[[ DATA FOR PROCESSING, beginning ]]

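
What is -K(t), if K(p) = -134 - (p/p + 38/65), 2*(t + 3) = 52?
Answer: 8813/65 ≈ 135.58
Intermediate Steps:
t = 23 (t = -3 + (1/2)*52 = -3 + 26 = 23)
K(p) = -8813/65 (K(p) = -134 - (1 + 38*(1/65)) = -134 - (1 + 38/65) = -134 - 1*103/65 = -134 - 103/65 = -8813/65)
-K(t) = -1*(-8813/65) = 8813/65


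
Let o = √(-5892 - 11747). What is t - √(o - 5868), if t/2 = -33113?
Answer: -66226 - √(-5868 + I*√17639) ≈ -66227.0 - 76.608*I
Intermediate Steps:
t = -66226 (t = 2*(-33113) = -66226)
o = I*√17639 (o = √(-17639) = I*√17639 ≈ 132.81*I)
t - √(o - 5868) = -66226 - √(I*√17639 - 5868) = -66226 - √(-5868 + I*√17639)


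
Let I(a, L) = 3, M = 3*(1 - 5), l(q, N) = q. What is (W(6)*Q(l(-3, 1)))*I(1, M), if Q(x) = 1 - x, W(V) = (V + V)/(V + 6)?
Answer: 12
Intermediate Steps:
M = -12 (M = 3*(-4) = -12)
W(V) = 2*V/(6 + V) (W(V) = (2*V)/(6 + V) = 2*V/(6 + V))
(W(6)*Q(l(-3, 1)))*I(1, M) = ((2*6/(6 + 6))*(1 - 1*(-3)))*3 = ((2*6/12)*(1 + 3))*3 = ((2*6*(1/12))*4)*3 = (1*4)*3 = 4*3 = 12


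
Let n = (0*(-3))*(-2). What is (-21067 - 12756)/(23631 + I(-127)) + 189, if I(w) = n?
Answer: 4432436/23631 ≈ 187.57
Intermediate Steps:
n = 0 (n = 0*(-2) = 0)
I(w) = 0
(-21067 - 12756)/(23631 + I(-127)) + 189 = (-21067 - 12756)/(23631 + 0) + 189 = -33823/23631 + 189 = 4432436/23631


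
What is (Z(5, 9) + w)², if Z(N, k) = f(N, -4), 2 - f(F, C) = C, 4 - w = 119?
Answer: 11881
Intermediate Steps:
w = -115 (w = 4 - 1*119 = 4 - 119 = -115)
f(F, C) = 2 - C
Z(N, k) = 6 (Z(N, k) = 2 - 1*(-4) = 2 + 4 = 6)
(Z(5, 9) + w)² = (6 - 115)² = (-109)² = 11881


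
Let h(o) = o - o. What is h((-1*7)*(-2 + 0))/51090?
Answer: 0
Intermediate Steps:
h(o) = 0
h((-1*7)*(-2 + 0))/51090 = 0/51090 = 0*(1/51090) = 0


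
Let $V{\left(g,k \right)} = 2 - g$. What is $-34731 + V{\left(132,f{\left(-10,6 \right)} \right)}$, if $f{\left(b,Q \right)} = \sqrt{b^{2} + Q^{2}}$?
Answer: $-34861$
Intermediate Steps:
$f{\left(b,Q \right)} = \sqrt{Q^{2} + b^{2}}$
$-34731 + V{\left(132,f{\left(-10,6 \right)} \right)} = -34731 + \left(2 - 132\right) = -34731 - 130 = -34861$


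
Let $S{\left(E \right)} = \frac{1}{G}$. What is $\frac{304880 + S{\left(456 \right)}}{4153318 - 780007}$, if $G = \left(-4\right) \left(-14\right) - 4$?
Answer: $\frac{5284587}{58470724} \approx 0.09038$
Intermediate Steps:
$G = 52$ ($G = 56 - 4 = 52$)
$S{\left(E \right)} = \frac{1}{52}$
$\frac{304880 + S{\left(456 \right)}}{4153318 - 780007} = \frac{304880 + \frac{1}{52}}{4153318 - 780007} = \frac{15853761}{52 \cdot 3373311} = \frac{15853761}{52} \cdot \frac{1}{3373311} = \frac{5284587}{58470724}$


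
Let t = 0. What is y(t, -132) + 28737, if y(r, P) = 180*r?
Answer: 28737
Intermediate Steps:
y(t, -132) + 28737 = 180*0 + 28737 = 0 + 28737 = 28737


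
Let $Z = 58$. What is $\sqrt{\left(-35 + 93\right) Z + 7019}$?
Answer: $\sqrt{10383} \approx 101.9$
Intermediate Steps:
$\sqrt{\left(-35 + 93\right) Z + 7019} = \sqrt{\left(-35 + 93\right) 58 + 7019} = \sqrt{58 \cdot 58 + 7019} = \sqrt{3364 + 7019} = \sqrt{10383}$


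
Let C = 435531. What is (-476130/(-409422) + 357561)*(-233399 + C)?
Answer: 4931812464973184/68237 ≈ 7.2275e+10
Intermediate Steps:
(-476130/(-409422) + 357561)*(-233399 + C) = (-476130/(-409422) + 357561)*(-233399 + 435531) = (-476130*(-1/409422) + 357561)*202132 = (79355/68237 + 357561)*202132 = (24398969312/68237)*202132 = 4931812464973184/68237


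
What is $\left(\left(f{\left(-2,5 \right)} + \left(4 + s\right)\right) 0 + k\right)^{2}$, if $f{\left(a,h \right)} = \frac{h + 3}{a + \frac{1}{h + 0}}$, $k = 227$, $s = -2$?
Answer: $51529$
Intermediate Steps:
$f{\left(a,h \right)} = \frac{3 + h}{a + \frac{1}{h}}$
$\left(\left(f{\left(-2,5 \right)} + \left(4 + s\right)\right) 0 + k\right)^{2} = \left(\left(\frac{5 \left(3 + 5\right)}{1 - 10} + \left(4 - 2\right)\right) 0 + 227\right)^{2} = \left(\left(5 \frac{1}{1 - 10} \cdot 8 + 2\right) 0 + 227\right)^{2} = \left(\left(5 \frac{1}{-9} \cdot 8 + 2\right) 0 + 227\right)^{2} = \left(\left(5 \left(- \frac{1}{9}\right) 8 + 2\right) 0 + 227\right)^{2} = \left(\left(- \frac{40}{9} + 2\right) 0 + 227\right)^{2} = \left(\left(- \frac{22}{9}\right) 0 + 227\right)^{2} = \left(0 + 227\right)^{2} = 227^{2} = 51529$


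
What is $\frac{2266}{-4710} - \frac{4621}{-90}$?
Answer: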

[[ DATA FOR PROCESSING, end ]]

Only those lines of the entries above that run from the line containing "Answer: 28737" to the line containing "Answer: $51529$", both included, should be transcribed exactly.

- _TASK OUTPUT_:
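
Answer: 28737
Intermediate Steps:
y(t, -132) + 28737 = 180*0 + 28737 = 0 + 28737 = 28737


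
Let $Z = 58$. What is $\sqrt{\left(-35 + 93\right) Z + 7019}$?
Answer: $\sqrt{10383} \approx 101.9$
Intermediate Steps:
$\sqrt{\left(-35 + 93\right) Z + 7019} = \sqrt{\left(-35 + 93\right) 58 + 7019} = \sqrt{58 \cdot 58 + 7019} = \sqrt{3364 + 7019} = \sqrt{10383}$


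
Let C = 435531. What is (-476130/(-409422) + 357561)*(-233399 + C)?
Answer: 4931812464973184/68237 ≈ 7.2275e+10
Intermediate Steps:
(-476130/(-409422) + 357561)*(-233399 + C) = (-476130/(-409422) + 357561)*(-233399 + 435531) = (-476130*(-1/409422) + 357561)*202132 = (79355/68237 + 357561)*202132 = (24398969312/68237)*202132 = 4931812464973184/68237


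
What is $\left(\left(f{\left(-2,5 \right)} + \left(4 + s\right)\right) 0 + k\right)^{2}$, if $f{\left(a,h \right)} = \frac{h + 3}{a + \frac{1}{h + 0}}$, $k = 227$, $s = -2$?
Answer: $51529$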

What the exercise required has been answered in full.